<<<<
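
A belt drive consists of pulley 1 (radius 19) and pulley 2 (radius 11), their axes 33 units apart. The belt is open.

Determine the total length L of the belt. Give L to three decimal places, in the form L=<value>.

open belt: β = asin((r2−r1)/C) = asin(-8/33) = -14.0297°
wrap1 = π − 2β = 208.0593°
wrap2 = π + 2β = 151.9407°
tangent length = C·cosβ = 32.0156
L = r1·wrap1 + r2·wrap2 + 2·C·cosβ = 19·3.6313 + 11·2.6519 + 2·32.0156 = 162.1968

L=162.197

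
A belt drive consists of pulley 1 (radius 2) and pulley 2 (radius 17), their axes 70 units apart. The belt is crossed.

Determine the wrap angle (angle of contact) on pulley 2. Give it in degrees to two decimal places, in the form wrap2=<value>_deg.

wrap2=211.50_deg

crossed belt: β = asin((r1+r2)/C) = asin(19/70) = 15.7493°
wrap1 = wrap2 = π + 2β = 211.4986°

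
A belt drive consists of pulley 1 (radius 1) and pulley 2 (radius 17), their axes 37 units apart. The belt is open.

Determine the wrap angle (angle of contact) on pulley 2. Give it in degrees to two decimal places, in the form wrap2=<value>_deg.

wrap2=231.24_deg

open belt: β = asin((r2−r1)/C) = asin(16/37) = 25.6220°
wrap1 = π − 2β = 128.7559°
wrap2 = π + 2β = 231.2441°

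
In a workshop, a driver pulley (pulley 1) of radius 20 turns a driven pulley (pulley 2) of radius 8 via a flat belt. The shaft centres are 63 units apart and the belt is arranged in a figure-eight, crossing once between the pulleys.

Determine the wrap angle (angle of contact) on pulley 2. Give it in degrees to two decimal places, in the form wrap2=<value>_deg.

crossed belt: β = asin((r1+r2)/C) = asin(28/63) = 26.3878°
wrap1 = wrap2 = π + 2β = 232.7756°

wrap2=232.78_deg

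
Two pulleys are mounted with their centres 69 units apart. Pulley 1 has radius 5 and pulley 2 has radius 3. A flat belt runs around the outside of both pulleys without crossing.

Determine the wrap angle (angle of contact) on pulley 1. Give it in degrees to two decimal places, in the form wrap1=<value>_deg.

wrap1=183.32_deg

open belt: β = asin((r2−r1)/C) = asin(-2/69) = -1.6610°
wrap1 = π − 2β = 183.3220°
wrap2 = π + 2β = 176.6780°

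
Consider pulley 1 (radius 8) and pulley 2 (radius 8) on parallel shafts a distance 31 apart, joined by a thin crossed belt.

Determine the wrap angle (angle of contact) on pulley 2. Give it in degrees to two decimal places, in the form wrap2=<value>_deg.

crossed belt: β = asin((r1+r2)/C) = asin(16/31) = 31.0730°
wrap1 = wrap2 = π + 2β = 242.1459°

wrap2=242.15_deg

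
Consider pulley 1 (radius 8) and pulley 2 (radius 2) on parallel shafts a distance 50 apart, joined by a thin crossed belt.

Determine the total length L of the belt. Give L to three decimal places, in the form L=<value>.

L=133.423

crossed belt: β = asin((r1+r2)/C) = asin(10/50) = 11.5370°
wrap1 = wrap2 = π + 2β = 203.0739°
tangent length = C·cosβ = 48.9898
L = (r1+r2)·wrap + 2·C·cosβ = 10·3.5443 + 2·48.9898 = 133.4227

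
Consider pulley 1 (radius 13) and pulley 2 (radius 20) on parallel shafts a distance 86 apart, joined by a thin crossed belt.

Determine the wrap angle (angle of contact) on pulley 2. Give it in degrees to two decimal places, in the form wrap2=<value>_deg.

wrap2=225.13_deg

crossed belt: β = asin((r1+r2)/C) = asin(33/86) = 22.5644°
wrap1 = wrap2 = π + 2β = 225.1287°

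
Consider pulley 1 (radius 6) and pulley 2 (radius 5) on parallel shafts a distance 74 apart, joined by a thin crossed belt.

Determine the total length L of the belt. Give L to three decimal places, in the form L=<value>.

L=184.196

crossed belt: β = asin((r1+r2)/C) = asin(11/74) = 8.5486°
wrap1 = wrap2 = π + 2β = 197.0972°
tangent length = C·cosβ = 73.1779
L = (r1+r2)·wrap + 2·C·cosβ = 11·3.4400 + 2·73.1779 = 184.1957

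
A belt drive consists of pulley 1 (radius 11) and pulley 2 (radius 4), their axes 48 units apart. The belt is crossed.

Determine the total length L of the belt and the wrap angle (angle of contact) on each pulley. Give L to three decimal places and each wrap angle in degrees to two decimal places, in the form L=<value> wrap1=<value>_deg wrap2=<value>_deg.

crossed belt: β = asin((r1+r2)/C) = asin(15/48) = 18.2100°
wrap1 = wrap2 = π + 2β = 216.4199°
tangent length = C·cosβ = 45.5961
L = (r1+r2)·wrap + 2·C·cosβ = 15·3.7772 + 2·45.5961 = 147.8507

L=147.851 wrap1=216.42_deg wrap2=216.42_deg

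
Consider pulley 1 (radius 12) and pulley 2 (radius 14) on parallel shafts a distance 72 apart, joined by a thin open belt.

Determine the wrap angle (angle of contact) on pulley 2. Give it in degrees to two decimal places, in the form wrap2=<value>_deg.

wrap2=183.18_deg

open belt: β = asin((r2−r1)/C) = asin(2/72) = 1.5918°
wrap1 = π − 2β = 176.8165°
wrap2 = π + 2β = 183.1835°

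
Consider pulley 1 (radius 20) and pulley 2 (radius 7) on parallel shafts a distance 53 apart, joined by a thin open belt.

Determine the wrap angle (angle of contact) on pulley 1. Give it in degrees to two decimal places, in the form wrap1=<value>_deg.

wrap1=208.40_deg

open belt: β = asin((r2−r1)/C) = asin(-13/53) = -14.1986°
wrap1 = π − 2β = 208.3971°
wrap2 = π + 2β = 151.6029°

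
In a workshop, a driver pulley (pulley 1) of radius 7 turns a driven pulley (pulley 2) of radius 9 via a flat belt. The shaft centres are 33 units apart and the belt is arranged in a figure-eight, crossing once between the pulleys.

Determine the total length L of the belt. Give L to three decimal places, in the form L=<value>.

crossed belt: β = asin((r1+r2)/C) = asin(16/33) = 29.0025°
wrap1 = wrap2 = π + 2β = 238.0051°
tangent length = C·cosβ = 28.8617
L = (r1+r2)·wrap + 2·C·cosβ = 16·4.1540 + 2·28.8617 = 124.1870

L=124.187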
>>>>
*Problem requirements*. Repeat all of the entries exactly.

*Reply to the exercise*.
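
A belt drive consists of pulley 1 (radius 19) and pulley 2 (radius 11), their axes 33 units apart. The belt is open.

Determine the total length L of the belt. Give L to three decimal places, in the form L=<value>.

open belt: β = asin((r2−r1)/C) = asin(-8/33) = -14.0297°
wrap1 = π − 2β = 208.0593°
wrap2 = π + 2β = 151.9407°
tangent length = C·cosβ = 32.0156
L = r1·wrap1 + r2·wrap2 + 2·C·cosβ = 19·3.6313 + 11·2.6519 + 2·32.0156 = 162.1968

L=162.197

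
A belt drive consists of pulley 1 (radius 2) and pulley 2 (radius 17), their axes 70 units apart. The belt is crossed.

Determine the wrap angle (angle of contact) on pulley 2. Give it in degrees to two decimal places, in the form wrap2=<value>_deg.

wrap2=211.50_deg

crossed belt: β = asin((r1+r2)/C) = asin(19/70) = 15.7493°
wrap1 = wrap2 = π + 2β = 211.4986°

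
A belt drive consists of pulley 1 (radius 1) and pulley 2 (radius 17), their axes 37 units apart. The belt is open.

Determine the wrap angle (angle of contact) on pulley 2. Give it in degrees to two decimal places, in the form wrap2=<value>_deg.

wrap2=231.24_deg

open belt: β = asin((r2−r1)/C) = asin(16/37) = 25.6220°
wrap1 = π − 2β = 128.7559°
wrap2 = π + 2β = 231.2441°

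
In a workshop, a driver pulley (pulley 1) of radius 20 turns a driven pulley (pulley 2) of radius 8 via a flat belt. The shaft centres are 63 units apart and the belt is arranged in a figure-eight, crossing once between the pulleys.

Determine the wrap angle (angle of contact) on pulley 2. Give it in degrees to two decimal places, in the form wrap2=<value>_deg.

crossed belt: β = asin((r1+r2)/C) = asin(28/63) = 26.3878°
wrap1 = wrap2 = π + 2β = 232.7756°

wrap2=232.78_deg

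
Two pulleys are mounted with their centres 69 units apart. Pulley 1 has radius 5 and pulley 2 has radius 3. A flat belt runs around the outside of both pulleys without crossing.

Determine the wrap angle (angle of contact) on pulley 1. Give it in degrees to two decimal places, in the form wrap1=<value>_deg.

wrap1=183.32_deg

open belt: β = asin((r2−r1)/C) = asin(-2/69) = -1.6610°
wrap1 = π − 2β = 183.3220°
wrap2 = π + 2β = 176.6780°

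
Consider pulley 1 (radius 8) and pulley 2 (radius 8) on parallel shafts a distance 31 apart, joined by a thin crossed belt.

Determine the wrap angle (angle of contact) on pulley 2. Give it in degrees to two decimal places, in the form wrap2=<value>_deg.

crossed belt: β = asin((r1+r2)/C) = asin(16/31) = 31.0730°
wrap1 = wrap2 = π + 2β = 242.1459°

wrap2=242.15_deg

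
Consider pulley 1 (radius 8) and pulley 2 (radius 2) on parallel shafts a distance 50 apart, joined by a thin crossed belt.

Determine the total length L of the belt. Give L to three decimal places, in the form L=<value>.

L=133.423

crossed belt: β = asin((r1+r2)/C) = asin(10/50) = 11.5370°
wrap1 = wrap2 = π + 2β = 203.0739°
tangent length = C·cosβ = 48.9898
L = (r1+r2)·wrap + 2·C·cosβ = 10·3.5443 + 2·48.9898 = 133.4227

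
Consider pulley 1 (radius 13) and pulley 2 (radius 20) on parallel shafts a distance 86 apart, joined by a thin crossed belt.

Determine the wrap angle (angle of contact) on pulley 2. Give it in degrees to two decimal places, in the form wrap2=<value>_deg.

wrap2=225.13_deg

crossed belt: β = asin((r1+r2)/C) = asin(33/86) = 22.5644°
wrap1 = wrap2 = π + 2β = 225.1287°

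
Consider pulley 1 (radius 6) and pulley 2 (radius 5) on parallel shafts a distance 74 apart, joined by a thin crossed belt.

Determine the total length L of the belt. Give L to three decimal places, in the form L=<value>.

L=184.196

crossed belt: β = asin((r1+r2)/C) = asin(11/74) = 8.5486°
wrap1 = wrap2 = π + 2β = 197.0972°
tangent length = C·cosβ = 73.1779
L = (r1+r2)·wrap + 2·C·cosβ = 11·3.4400 + 2·73.1779 = 184.1957

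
A belt drive consists of pulley 1 (radius 11) and pulley 2 (radius 4), their axes 48 units apart. The belt is crossed.

Determine the total length L of the belt and the wrap angle (angle of contact) on each pulley. Give L to three decimal places and each wrap angle in degrees to two decimal places, in the form L=<value> wrap1=<value>_deg wrap2=<value>_deg.

crossed belt: β = asin((r1+r2)/C) = asin(15/48) = 18.2100°
wrap1 = wrap2 = π + 2β = 216.4199°
tangent length = C·cosβ = 45.5961
L = (r1+r2)·wrap + 2·C·cosβ = 15·3.7772 + 2·45.5961 = 147.8507

L=147.851 wrap1=216.42_deg wrap2=216.42_deg

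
Consider pulley 1 (radius 12) and pulley 2 (radius 14) on parallel shafts a distance 72 apart, joined by a thin open belt.

Determine the wrap angle (angle of contact) on pulley 2. Give it in degrees to two decimal places, in the form wrap2=<value>_deg.

wrap2=183.18_deg

open belt: β = asin((r2−r1)/C) = asin(2/72) = 1.5918°
wrap1 = π − 2β = 176.8165°
wrap2 = π + 2β = 183.1835°

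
Consider pulley 1 (radius 20) and pulley 2 (radius 7) on parallel shafts a distance 53 apart, joined by a thin open belt.

Determine the wrap angle (angle of contact) on pulley 1. Give it in degrees to two decimal places, in the form wrap1=<value>_deg.

wrap1=208.40_deg

open belt: β = asin((r2−r1)/C) = asin(-13/53) = -14.1986°
wrap1 = π − 2β = 208.3971°
wrap2 = π + 2β = 151.6029°

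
In a workshop, a driver pulley (pulley 1) of radius 7 turns a driven pulley (pulley 2) of radius 9 via a flat belt. The shaft centres are 33 units apart and the belt is arranged in a figure-eight, crossing once between the pulleys.

Determine the total length L of the belt. Give L to three decimal places, in the form L=<value>.

crossed belt: β = asin((r1+r2)/C) = asin(16/33) = 29.0025°
wrap1 = wrap2 = π + 2β = 238.0051°
tangent length = C·cosβ = 28.8617
L = (r1+r2)·wrap + 2·C·cosβ = 16·4.1540 + 2·28.8617 = 124.1870

L=124.187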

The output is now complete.